* **WHAT IS EXPECTED**:
Only lines containing "customers" are wanted from the data below. Copy those lines.

━━━━━━━━━━━━━━━━━━━━

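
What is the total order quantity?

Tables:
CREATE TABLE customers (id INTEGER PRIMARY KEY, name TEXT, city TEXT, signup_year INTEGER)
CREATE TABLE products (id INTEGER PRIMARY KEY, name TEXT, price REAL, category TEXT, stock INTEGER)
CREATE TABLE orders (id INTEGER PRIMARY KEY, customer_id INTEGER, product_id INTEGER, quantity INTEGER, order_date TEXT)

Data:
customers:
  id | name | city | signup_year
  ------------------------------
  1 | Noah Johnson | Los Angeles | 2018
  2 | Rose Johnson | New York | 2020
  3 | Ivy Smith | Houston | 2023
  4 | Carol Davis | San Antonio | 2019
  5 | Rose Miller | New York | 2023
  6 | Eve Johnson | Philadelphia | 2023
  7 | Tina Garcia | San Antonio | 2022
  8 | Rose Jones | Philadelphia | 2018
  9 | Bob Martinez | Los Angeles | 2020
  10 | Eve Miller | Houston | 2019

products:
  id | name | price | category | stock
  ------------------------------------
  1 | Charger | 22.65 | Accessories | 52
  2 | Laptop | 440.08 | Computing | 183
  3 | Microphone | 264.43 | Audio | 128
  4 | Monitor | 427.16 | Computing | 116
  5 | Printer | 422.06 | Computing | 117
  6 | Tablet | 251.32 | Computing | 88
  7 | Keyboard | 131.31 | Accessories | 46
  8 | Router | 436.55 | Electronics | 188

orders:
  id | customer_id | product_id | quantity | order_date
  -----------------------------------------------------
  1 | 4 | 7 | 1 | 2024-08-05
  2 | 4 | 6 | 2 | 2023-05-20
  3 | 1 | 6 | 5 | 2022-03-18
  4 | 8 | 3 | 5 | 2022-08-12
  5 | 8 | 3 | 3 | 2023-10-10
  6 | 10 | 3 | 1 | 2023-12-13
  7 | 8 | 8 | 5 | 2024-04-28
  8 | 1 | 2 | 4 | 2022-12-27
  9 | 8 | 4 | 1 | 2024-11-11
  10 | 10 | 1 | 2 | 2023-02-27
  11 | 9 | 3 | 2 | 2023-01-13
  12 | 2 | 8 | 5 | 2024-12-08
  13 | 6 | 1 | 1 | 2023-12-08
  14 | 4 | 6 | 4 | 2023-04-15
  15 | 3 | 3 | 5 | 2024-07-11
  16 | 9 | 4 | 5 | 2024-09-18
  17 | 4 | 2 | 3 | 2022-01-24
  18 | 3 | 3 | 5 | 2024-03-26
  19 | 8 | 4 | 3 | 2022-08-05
SELECT SUM(quantity) FROM orders

Execution result:
62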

━━━━━━━━━━━━━━━━━━━━

* **WRITTEN REPLY**:
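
CREATE TABLE customers (id INTEGER PRIMARY KEY, name TEXT, city TEXT, signup_year INTEGER)
customers: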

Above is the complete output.